— TASK DETAILS —
Would you print all of the entries word for word?

Entries taken from a collection
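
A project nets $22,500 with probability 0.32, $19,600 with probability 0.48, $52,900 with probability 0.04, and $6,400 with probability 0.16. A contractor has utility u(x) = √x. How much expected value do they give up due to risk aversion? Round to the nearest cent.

$924.16

E[u] = 0.32·√22500 + 0.48·√19600 + 0.04·√52900 + 0.16·√6400 = 0.32·150 + 0.48·140 + 0.04·230 + 0.16·80 = 137.2
CE = (137.2)² = 18823.84
Risk premium = EV − CE = 19748 − 18823.84 = 924.16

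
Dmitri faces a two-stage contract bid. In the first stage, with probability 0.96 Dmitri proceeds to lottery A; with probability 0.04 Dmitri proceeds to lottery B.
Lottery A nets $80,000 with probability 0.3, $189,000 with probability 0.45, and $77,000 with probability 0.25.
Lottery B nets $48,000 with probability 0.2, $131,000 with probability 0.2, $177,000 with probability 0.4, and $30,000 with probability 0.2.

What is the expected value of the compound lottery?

EV(A) = 0.3 × 80000 + 0.45 × 189000 + 0.25 × 77000 = 24000 + 85050 + 19250 = 128300
EV(B) = 0.2 × 48000 + 0.2 × 131000 + 0.4 × 177000 + 0.2 × 30000 = 9600 + 26200 + 70800 + 6000 = 112600
Overall = 0.96 × 128300 + 0.04 × 112600 = 123168 + 4504 = 127672

$127,672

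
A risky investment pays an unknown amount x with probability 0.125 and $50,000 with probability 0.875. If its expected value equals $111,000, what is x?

0.125·x + 0.875·50000 = 111000
0.125·x = 111000 − 43750 = 67250
x = 67250 / 0.125 = 538000

x = $538,000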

— PROBLEM SOLUTION —
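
A project nets $22,500 with probability 0.32, $19,600 with probability 0.48, $52,900 with probability 0.04, and $6,400 with probability 0.16. A contractor has utility u(x) = √x. How much expected value do they give up due to risk aversion? Round to the nearest cent.

$924.16

E[u] = 0.32·√22500 + 0.48·√19600 + 0.04·√52900 + 0.16·√6400 = 0.32·150 + 0.48·140 + 0.04·230 + 0.16·80 = 137.2
CE = (137.2)² = 18823.84
Risk premium = EV − CE = 19748 − 18823.84 = 924.16

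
Dmitri faces a two-stage contract bid. In the first stage, with probability 0.96 Dmitri proceeds to lottery A; with probability 0.04 Dmitri proceeds to lottery B.
Lottery A nets $80,000 with probability 0.3, $189,000 with probability 0.45, and $77,000 with probability 0.25.
Lottery B nets $48,000 with probability 0.2, $131,000 with probability 0.2, $177,000 with probability 0.4, and $30,000 with probability 0.2.

What is the expected value of the compound lottery?

EV(A) = 0.3 × 80000 + 0.45 × 189000 + 0.25 × 77000 = 24000 + 85050 + 19250 = 128300
EV(B) = 0.2 × 48000 + 0.2 × 131000 + 0.4 × 177000 + 0.2 × 30000 = 9600 + 26200 + 70800 + 6000 = 112600
Overall = 0.96 × 128300 + 0.04 × 112600 = 123168 + 4504 = 127672

$127,672

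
A risky investment pays an unknown amount x with probability 0.125 and $50,000 with probability 0.875. If its expected value equals $111,000, what is x?

0.125·x + 0.875·50000 = 111000
0.125·x = 111000 − 43750 = 67250
x = 67250 / 0.125 = 538000

x = $538,000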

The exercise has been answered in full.